Content starts

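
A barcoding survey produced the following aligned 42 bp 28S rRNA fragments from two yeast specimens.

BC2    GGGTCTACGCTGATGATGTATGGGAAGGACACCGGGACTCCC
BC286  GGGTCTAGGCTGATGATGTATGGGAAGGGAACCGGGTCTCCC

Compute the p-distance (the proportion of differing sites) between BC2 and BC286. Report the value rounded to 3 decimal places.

0.095

Differing sites — 8:C/G; 29:A/G; 30:C/A; 37:A/T.
There are 4 differences over 42 sites, so p = 4/42 = 0.095.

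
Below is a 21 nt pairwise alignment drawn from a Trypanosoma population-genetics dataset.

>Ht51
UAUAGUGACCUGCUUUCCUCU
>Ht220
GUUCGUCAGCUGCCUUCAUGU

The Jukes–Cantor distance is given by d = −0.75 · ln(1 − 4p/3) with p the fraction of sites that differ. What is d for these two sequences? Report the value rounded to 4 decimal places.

Differing sites — 1:U/G; 2:A/U; 4:A/C; 7:G/C; 9:C/G; 14:U/C; 18:C/A; 20:C/G.
p = 8/21 = 0.380952.
d = −0.75 · ln(1 − (4/3)·0.380952) = −0.75 · ln(0.492064) = −0.75 · (-0.709146) = 0.5319.

0.5319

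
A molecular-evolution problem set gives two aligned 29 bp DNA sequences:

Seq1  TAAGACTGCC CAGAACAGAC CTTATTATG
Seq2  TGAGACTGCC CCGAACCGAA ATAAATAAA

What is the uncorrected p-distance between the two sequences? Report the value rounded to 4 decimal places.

Mismatches occur at site 2 (A↔G), site 12 (A↔C), site 17 (A↔C), site 20 (C↔A), site 21 (C↔A), site 23 (T↔A), site 25 (T↔A), site 28 (T↔A), site 29 (G↔A).
There are 9 differences over 29 sites, so p = 9/29 = 0.3103.

0.3103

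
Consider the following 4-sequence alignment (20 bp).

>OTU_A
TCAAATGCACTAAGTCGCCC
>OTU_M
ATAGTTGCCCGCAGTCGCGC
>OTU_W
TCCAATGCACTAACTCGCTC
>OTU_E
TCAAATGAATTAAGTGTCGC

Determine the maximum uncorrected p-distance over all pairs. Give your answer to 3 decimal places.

0.550

Pairwise Hamming distances:
  OTU_A vs OTU_M: 8
  OTU_A vs OTU_W: 3
  OTU_A vs OTU_E: 5
  OTU_M vs OTU_W: 10
  OTU_M vs OTU_E: 11
  OTU_W vs OTU_E: 7
The largest is 11 mismatches, between OTU_M and OTU_E; p = 11/20 = 0.550.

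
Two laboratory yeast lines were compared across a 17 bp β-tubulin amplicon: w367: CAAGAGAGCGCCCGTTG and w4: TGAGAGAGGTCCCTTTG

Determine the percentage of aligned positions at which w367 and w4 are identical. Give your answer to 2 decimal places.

70.59%

Mismatches occur at site 1 (C↔T), site 2 (A↔G), site 9 (C↔G), site 10 (G↔T), site 14 (G↔T).
12 of the 17 sites match, so the percent identity is 12/17 × 100 = 70.59%.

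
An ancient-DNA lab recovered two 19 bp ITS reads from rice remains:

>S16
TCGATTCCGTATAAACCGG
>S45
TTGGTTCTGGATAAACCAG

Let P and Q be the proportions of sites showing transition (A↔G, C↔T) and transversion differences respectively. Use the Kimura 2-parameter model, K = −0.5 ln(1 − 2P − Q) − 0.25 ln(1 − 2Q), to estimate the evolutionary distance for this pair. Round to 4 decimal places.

Differing sites — 2:C/T (Ti); 4:A/G (Ti); 8:C/T (Ti); 10:T/G (Tv); 18:G/A (Ti).
Of the 5 differences, 4 transitions and 1 transversion over 19 sites: P = 4/19 = 0.210526, Q = 1/19 = 0.052632.
d = −0.5·ln(0.526316) − 0.25·ln(0.894736) = −0.5·(-0.641853) − 0.25·(-0.111227) = 0.3487.

0.3487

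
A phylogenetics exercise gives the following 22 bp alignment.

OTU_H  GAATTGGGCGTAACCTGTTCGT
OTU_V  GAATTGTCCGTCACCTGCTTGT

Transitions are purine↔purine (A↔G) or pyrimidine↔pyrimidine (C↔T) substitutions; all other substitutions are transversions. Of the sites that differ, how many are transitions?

2

Mismatches occur at site 7 (G↔T, transversion), site 8 (G↔C, transversion), site 12 (A↔C, transversion), site 18 (T↔C, transition), site 20 (C↔T, transition).
Of the 5 differences, 2 transitions and 3 transversions, so the answer is 2.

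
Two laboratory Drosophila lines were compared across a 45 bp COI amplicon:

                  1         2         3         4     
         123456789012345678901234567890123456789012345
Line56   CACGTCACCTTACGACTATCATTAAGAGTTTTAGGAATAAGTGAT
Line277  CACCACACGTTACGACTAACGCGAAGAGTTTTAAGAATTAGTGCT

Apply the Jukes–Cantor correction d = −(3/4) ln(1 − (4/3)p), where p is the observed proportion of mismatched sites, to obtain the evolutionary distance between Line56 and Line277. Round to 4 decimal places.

0.2635

Mismatches occur at site 4 (G→C), site 5 (T→A), site 9 (C→G), site 19 (T→A), site 21 (A→G), site 22 (T→C), site 23 (T→G), site 34 (G→A), site 39 (A→T), site 44 (A→C).
p = 10/45 = 0.222222.
d = −0.75 · ln(1 − (4/3)·0.222222) = −0.75 · ln(0.703704) = −0.75 · (-0.351397) = 0.2635.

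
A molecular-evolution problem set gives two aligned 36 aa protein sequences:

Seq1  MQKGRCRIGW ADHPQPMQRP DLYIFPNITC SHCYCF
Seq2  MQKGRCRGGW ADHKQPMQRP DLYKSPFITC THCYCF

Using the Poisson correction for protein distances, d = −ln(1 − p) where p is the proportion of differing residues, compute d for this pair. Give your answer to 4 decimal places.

Differing sites — 8:I/G; 14:P/K; 24:I/K; 25:F/S; 27:N/F; 31:S/T.
p = 6/36 = 0.166667.
d = −ln(1 − 0.166667) = −ln(0.833333) = 0.1823.

0.1823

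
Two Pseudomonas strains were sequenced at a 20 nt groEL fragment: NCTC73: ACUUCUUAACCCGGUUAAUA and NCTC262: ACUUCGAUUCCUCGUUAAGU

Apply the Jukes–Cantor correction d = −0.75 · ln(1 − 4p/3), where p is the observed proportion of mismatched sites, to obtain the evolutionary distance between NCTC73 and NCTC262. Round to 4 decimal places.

The sequences differ at positions 6 (U/G), 7 (U/A), 8 (A/U), 9 (A/U), 12 (C/U), 13 (G/C), 19 (U/G), 20 (A/U).
p = 8/20 = 0.400000.
d = −0.75 · ln(1 − (4/3)·0.400000) = −0.75 · ln(0.466667) = −0.75 · (-0.762139) = 0.5716.

0.5716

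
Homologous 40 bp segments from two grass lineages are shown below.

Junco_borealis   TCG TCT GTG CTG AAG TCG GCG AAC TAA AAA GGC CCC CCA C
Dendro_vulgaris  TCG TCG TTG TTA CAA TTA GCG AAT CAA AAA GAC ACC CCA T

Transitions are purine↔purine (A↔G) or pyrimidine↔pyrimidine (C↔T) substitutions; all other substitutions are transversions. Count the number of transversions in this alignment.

4

Differing sites — 6:T/G (Tv); 7:G/T (Tv); 10:C/T (Ti); 12:G/A (Ti); 13:A/C (Tv); 15:G/A (Ti); 17:C/T (Ti); 18:G/A (Ti); 24:C/T (Ti); 25:T/C (Ti); 32:G/A (Ti); 34:C/A (Tv); 40:C/T (Ti).
Of the 13 differences, 9 transitions and 4 transversions, so the answer is 4.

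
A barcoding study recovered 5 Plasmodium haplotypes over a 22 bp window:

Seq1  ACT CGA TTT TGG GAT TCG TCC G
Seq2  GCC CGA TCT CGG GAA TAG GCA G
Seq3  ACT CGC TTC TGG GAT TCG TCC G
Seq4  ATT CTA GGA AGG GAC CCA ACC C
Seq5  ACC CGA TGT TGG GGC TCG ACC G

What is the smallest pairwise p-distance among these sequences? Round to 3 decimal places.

0.091

Pairwise Hamming distances:
  Seq1 vs Seq2: 8
  Seq1 vs Seq3: 2
  Seq1 vs Seq4: 11
  Seq1 vs Seq5: 5
  Seq2 vs Seq3: 10
  Seq2 vs Seq4: 15
  Seq2 vs Seq5: 8
  Seq3 vs Seq4: 12
  Seq3 vs Seq5: 7
  Seq4 vs Seq5: 10
The smallest is 2 mismatches, between Seq1 and Seq3; p = 2/22 = 0.091.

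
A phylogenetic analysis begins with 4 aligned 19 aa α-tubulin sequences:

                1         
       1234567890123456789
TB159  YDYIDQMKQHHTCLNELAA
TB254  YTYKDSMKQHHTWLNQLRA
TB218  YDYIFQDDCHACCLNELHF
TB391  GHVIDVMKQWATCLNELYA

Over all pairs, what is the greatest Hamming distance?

13

Pairwise Hamming distances:
  TB159 vs TB254: 6
  TB159 vs TB218: 8
  TB159 vs TB391: 7
  TB254 vs TB218: 13
  TB254 vs TB391: 10
  TB218 vs TB391: 12
The largest is 13, between TB254 and TB218.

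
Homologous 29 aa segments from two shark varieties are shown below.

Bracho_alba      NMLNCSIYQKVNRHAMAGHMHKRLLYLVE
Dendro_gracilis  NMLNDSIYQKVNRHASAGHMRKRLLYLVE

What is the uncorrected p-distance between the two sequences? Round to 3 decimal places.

0.103

Mismatches occur at site 5 (C/D), site 16 (M/S), site 21 (H/R).
There are 3 differences over 29 sites, so p = 3/29 = 0.103.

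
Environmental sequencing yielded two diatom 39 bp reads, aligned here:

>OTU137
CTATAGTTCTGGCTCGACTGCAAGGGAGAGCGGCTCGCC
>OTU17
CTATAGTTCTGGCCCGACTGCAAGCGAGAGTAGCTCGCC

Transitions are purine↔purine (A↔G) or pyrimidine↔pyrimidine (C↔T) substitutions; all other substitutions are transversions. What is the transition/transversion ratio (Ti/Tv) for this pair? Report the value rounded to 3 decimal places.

3.000

Differing sites — 14:T/C (Ti); 25:G/C (Tv); 31:C/T (Ti); 32:G/A (Ti).
Of the 4 differences, 3 transitions and 1 transversion, so Ti/Tv = 3/1 = 3.000.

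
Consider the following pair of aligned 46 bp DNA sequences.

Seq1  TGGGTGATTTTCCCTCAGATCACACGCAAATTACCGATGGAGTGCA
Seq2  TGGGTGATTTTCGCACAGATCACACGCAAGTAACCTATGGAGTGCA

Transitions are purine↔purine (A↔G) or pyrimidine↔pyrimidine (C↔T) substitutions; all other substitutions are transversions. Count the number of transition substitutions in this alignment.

The sequences differ at positions 13 (C/G, transversion), 15 (T/A, transversion), 30 (A/G, transition), 32 (T/A, transversion), 36 (G/T, transversion).
Of the 5 differences, 1 transition and 4 transversions, so the answer is 1.

1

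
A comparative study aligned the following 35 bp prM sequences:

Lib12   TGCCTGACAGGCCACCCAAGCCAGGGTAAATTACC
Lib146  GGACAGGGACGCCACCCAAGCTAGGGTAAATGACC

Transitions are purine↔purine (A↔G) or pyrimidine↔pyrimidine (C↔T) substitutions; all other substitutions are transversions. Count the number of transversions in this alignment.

6

Mismatches occur at site 1 (T↔G, transversion), site 3 (C↔A, transversion), site 5 (T↔A, transversion), site 7 (A↔G, transition), site 8 (C↔G, transversion), site 10 (G↔C, transversion), site 22 (C↔T, transition), site 32 (T↔G, transversion).
Of the 8 differences, 2 transitions and 6 transversions, so the answer is 6.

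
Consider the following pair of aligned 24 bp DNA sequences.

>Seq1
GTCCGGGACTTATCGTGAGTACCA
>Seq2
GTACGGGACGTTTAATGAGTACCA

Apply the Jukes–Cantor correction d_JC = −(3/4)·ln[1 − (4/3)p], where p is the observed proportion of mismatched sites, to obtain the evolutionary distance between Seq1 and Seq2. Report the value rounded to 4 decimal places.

0.2441

Differing sites — 3:C/A; 10:T/G; 12:A/T; 14:C/A; 15:G/A.
p = 5/24 = 0.208333.
d = −0.75 · ln(1 − (4/3)·0.208333) = −0.75 · ln(0.722223) = −0.75 · (-0.325421) = 0.2441.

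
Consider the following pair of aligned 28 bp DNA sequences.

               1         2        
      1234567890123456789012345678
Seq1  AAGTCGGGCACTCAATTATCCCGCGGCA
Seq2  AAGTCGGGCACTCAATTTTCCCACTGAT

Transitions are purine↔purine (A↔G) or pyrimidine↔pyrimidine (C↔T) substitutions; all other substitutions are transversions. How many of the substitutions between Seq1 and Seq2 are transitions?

1

Mismatches occur at site 18 (A→T, transversion), site 23 (G→A, transition), site 25 (G→T, transversion), site 27 (C→A, transversion), site 28 (A→T, transversion).
Of the 5 differences, 1 transition and 4 transversions, so the answer is 1.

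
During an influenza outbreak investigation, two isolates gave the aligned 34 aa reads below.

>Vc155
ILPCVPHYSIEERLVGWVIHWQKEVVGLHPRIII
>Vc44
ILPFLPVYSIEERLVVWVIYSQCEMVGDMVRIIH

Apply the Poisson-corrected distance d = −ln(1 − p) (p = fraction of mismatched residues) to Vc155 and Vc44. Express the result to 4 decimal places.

Differing sites — 4:C/F; 5:V/L; 7:H/V; 16:G/V; 20:H/Y; 21:W/S; 23:K/C; 25:V/M; 28:L/D; 29:H/M; 30:P/V; 34:I/H.
p = 12/34 = 0.352941.
d = −ln(1 − 0.352941) = −ln(0.647059) = 0.4353.

0.4353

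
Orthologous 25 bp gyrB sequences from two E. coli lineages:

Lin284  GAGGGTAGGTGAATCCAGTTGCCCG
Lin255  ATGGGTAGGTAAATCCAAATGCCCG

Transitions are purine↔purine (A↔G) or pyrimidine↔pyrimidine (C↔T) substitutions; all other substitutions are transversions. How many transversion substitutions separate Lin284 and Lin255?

Mismatches occur at site 1 (G→A, transition), site 2 (A→T, transversion), site 11 (G→A, transition), site 18 (G→A, transition), site 19 (T→A, transversion).
Of the 5 differences, 3 transitions and 2 transversions, so the answer is 2.

2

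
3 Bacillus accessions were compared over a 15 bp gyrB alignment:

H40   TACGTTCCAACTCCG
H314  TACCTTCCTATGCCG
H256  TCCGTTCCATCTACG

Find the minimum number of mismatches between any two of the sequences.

Pairwise Hamming distances:
  H40 vs H314: 4
  H40 vs H256: 3
  H314 vs H256: 7
The smallest is 3, between H40 and H256.

3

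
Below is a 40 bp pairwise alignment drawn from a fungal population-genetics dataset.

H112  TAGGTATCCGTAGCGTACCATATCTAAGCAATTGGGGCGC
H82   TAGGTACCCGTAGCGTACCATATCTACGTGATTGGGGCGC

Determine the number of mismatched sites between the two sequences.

Differing sites — 7:T/C; 27:A/C; 29:C/T; 30:A/G.
That gives 4 mismatches out of 40 aligned sites, so the Hamming distance is 4.

4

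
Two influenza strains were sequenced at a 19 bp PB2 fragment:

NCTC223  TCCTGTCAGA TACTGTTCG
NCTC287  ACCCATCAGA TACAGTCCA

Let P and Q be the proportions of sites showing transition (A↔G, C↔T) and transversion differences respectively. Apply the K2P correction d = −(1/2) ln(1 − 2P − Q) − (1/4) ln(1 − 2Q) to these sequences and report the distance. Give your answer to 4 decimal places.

Differing sites — 1:T/A (Tv); 4:T/C (Ti); 5:G/A (Ti); 14:T/A (Tv); 17:T/C (Ti); 19:G/A (Ti).
Of the 6 differences, 4 transitions and 2 transversions over 19 sites: P = 4/19 = 0.210526, Q = 2/19 = 0.105263.
d = −0.5·ln(0.473685) − 0.25·ln(0.789474) = −0.5·(-0.747213) − 0.25·(-0.236388) = 0.4327.

0.4327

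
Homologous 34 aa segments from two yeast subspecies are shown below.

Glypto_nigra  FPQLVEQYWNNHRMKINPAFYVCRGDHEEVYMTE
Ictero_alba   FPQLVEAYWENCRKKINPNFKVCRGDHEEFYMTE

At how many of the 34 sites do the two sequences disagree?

7

Differing sites — 7:Q/A; 10:N/E; 12:H/C; 14:M/K; 19:A/N; 21:Y/K; 30:V/F.
That gives 7 mismatches out of 34 aligned sites, so the Hamming distance is 7.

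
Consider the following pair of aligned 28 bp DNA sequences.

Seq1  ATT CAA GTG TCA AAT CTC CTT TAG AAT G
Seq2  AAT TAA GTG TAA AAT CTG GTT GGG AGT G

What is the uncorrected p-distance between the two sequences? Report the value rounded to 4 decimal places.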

Content ends

[Task directions]:
Within the records above, each line containing "population" is to be returned.

[Answer to this problem]:
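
Below is a 21 nt pairwise alignment drawn from a Trypanosoma population-genetics dataset.
Below is a 40 bp pairwise alignment drawn from a fungal population-genetics dataset.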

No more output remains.